■ **What the exercise asks**
Could you write out the line containing "The required cooling" and all the lines below it in the data, exactly, through the final one and nothing else?

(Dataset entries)
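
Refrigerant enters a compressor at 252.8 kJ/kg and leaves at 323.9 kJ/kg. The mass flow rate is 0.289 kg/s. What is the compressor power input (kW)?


dh = 323.9 - 252.8 = 71.1 kJ/kg
W = m_dot * dh = 0.289 * 71.1 = 20.55 kW

20.55


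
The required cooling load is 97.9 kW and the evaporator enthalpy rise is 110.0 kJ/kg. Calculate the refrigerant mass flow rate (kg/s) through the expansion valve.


m_dot = Q / dh
m_dot = 97.9 / 110.0
m_dot = 0.89 kg/s

0.89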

■ **Response to the task**
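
The required cooling load is 97.9 kW and the evaporator enthalpy rise is 110.0 kJ/kg. Calculate the refrigerant mass flow rate (kg/s) through the expansion valve.


m_dot = Q / dh
m_dot = 97.9 / 110.0
m_dot = 0.89 kg/s

0.89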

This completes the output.